(SOURCE MATERIAL)
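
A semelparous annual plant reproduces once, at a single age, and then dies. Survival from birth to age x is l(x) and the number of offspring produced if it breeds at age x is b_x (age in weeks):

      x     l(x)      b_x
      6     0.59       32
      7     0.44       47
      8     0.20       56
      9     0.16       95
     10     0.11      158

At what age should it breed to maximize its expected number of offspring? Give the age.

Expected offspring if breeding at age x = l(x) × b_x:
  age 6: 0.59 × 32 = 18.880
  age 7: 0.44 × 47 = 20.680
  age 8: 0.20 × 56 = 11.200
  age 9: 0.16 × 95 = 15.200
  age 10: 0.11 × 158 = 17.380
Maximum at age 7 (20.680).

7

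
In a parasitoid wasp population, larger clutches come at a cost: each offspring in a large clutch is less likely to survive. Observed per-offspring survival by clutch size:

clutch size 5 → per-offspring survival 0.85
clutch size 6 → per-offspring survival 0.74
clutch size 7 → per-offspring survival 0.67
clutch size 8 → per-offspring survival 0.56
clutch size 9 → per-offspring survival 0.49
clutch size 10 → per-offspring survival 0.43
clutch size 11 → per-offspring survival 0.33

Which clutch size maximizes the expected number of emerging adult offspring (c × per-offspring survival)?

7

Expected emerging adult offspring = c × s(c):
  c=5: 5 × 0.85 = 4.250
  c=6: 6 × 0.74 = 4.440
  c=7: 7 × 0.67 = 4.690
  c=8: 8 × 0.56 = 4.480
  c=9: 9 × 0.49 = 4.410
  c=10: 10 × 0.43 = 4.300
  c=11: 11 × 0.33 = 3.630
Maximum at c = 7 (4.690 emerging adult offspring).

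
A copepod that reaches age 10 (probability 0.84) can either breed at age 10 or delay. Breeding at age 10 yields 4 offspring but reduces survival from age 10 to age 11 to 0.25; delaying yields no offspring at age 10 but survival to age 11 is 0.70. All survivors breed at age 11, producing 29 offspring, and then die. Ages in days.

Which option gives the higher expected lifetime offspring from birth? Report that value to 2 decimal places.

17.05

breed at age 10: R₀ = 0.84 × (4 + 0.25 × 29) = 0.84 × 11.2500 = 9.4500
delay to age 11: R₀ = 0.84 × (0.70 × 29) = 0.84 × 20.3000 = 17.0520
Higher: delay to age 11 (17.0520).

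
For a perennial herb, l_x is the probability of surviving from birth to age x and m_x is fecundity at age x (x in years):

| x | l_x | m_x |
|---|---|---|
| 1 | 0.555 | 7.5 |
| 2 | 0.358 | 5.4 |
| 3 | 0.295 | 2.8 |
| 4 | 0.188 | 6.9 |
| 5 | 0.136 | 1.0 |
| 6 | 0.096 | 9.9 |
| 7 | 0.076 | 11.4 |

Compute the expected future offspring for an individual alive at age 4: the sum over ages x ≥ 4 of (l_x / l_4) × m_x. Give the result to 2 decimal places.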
(End SOURCE MATERIAL)
= EXERCISE PROMPT =
Filter the data above by the word "probability" and copy every line that matches.

= EXERCISE RESULT =
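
A copepod that reaches age 10 (probability 0.84) can either breed at age 10 or delay. Breeding at age 10 yields 4 offspring but reduces survival from age 10 to age 11 to 0.25; delaying yields no offspring at age 10 but survival to age 11 is 0.70. All survivors breed at age 11, producing 29 offspring, and then die. Ages in days.
For a perennial herb, l_x is the probability of surviving from birth to age x and m_x is fecundity at age x (x in years):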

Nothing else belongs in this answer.